◆ Work request ◆
Wherever the word "shows" appears in the entries, copy the whole line.

◆ Records provided ◆
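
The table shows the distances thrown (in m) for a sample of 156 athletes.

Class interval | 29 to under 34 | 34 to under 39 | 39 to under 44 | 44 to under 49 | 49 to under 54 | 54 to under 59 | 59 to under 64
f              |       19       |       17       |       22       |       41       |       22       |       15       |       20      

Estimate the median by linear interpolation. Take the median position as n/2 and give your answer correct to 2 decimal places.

46.44

Cumulative frequencies: 19, 36, 58, 99, 121, 136, 156
n = 156; position = n/2 = 78.
This falls in the class 44 to under 49: L = 44, F = 58, f = 41, h = 5.
Median ≈ 44 + ((78 − 58) / 41) × 5 = 46.4390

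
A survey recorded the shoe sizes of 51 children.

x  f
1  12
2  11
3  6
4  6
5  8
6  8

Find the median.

Cumulative frequencies: 12, 23, 29, 35, 43, 51
n = 51, so the median is the value in position (n+1)/2 = 26.
Position 26 falls at value 3.

3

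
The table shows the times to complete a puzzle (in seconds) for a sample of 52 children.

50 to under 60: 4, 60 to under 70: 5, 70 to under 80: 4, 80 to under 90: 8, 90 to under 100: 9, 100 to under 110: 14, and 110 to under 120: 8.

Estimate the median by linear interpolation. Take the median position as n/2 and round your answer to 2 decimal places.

Cumulative frequencies: 4, 9, 13, 21, 30, 44, 52
n = 52; position = n/2 = 26.
This falls in the class 90 to under 100: L = 90, F = 21, f = 9, h = 10.
Median ≈ 90 + ((26 − 21) / 9) × 10 = 95.5556

95.56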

◆ Task solution ◆
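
The table shows the distances thrown (in m) for a sample of 156 athletes.
The table shows the times to complete a puzzle (in seconds) for a sample of 52 children.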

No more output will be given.